### Work instructions
The required output is the exact run of lines below that opens at the line with "When glyoxylate is" and closes at the line with "The regulator GixF".

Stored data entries

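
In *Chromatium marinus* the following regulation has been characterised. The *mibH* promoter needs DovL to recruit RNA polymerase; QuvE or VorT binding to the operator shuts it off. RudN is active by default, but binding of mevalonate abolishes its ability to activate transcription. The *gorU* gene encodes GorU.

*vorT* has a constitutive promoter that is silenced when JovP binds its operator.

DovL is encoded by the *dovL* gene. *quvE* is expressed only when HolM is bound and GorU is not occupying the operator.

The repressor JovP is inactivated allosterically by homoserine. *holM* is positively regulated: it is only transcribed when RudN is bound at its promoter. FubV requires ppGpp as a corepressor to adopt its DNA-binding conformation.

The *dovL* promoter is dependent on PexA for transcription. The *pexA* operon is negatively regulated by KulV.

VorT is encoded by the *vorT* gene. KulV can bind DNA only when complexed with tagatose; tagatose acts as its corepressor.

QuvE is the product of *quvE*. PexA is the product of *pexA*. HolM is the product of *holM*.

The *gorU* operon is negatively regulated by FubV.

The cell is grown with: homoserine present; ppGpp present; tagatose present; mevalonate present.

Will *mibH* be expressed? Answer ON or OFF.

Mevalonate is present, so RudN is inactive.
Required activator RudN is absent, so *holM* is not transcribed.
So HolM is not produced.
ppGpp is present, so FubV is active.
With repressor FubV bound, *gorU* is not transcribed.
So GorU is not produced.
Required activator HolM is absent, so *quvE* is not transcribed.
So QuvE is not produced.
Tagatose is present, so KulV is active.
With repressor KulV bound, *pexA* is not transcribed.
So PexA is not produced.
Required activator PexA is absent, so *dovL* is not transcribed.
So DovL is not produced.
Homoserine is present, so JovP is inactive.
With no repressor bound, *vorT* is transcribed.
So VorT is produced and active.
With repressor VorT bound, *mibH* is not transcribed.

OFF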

--

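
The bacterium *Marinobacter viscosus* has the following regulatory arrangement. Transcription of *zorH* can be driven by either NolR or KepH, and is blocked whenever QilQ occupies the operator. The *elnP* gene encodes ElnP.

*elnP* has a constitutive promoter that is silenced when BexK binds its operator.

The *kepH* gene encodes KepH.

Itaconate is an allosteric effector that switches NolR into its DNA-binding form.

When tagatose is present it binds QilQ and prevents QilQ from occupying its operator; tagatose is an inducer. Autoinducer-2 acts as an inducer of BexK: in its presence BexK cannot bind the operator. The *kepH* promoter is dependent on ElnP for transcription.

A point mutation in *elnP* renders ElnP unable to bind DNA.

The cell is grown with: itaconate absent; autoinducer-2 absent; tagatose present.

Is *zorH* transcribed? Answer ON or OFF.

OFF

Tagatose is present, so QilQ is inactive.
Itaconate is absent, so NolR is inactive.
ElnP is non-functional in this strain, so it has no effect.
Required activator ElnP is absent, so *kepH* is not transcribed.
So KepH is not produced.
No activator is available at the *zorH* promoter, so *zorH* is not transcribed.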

==

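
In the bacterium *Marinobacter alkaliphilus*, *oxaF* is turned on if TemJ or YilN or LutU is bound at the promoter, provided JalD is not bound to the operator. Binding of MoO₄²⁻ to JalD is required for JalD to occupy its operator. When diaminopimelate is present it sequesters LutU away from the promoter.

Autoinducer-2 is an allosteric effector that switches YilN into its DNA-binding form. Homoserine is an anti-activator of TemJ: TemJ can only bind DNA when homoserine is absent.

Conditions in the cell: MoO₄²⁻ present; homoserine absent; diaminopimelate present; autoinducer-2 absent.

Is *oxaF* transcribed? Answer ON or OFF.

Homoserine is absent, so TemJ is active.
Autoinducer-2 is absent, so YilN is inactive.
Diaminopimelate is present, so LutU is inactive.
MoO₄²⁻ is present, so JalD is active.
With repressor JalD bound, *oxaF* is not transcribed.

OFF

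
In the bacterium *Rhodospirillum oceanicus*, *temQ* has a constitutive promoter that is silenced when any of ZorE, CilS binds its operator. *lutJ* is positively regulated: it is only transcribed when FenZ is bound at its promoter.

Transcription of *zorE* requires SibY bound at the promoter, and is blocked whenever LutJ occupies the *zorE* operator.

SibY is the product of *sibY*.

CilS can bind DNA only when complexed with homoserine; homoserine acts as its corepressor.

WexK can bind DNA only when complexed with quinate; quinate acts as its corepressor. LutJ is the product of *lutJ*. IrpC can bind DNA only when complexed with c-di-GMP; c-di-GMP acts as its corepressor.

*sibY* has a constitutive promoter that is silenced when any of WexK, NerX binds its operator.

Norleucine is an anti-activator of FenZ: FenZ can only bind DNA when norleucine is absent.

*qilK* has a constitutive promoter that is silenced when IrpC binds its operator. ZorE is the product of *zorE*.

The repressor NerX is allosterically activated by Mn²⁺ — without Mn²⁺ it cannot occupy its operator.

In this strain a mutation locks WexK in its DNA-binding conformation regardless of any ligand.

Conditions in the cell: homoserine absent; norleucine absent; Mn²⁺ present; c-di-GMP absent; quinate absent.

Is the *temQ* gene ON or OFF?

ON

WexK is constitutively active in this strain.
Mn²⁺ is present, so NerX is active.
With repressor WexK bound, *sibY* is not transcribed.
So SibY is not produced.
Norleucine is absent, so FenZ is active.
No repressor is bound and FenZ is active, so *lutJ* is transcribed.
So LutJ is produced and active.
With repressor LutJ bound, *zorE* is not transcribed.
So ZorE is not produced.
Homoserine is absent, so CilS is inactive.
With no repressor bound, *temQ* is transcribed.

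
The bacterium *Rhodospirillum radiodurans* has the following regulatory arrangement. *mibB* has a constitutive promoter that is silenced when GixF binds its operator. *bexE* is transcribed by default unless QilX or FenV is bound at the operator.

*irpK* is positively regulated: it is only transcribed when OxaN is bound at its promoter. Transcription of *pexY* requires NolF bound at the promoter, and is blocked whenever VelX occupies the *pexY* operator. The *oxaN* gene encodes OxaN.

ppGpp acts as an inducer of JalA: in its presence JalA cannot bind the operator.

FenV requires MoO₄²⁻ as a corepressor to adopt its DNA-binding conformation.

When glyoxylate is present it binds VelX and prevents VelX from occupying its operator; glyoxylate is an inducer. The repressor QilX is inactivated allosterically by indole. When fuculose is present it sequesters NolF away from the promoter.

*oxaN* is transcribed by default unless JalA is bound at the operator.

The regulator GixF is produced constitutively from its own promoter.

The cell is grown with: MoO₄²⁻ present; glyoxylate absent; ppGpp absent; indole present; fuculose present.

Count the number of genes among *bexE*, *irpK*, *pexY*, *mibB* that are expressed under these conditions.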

### Response to this task
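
When glyoxylate is present it binds VelX and prevents VelX from occupying its operator; glyoxylate is an inducer. The repressor QilX is inactivated allosterically by indole. When fuculose is present it sequesters NolF away from the promoter.

*oxaN* is transcribed by default unless JalA is bound at the operator.

The regulator GixF is produced constitutively from its own promoter.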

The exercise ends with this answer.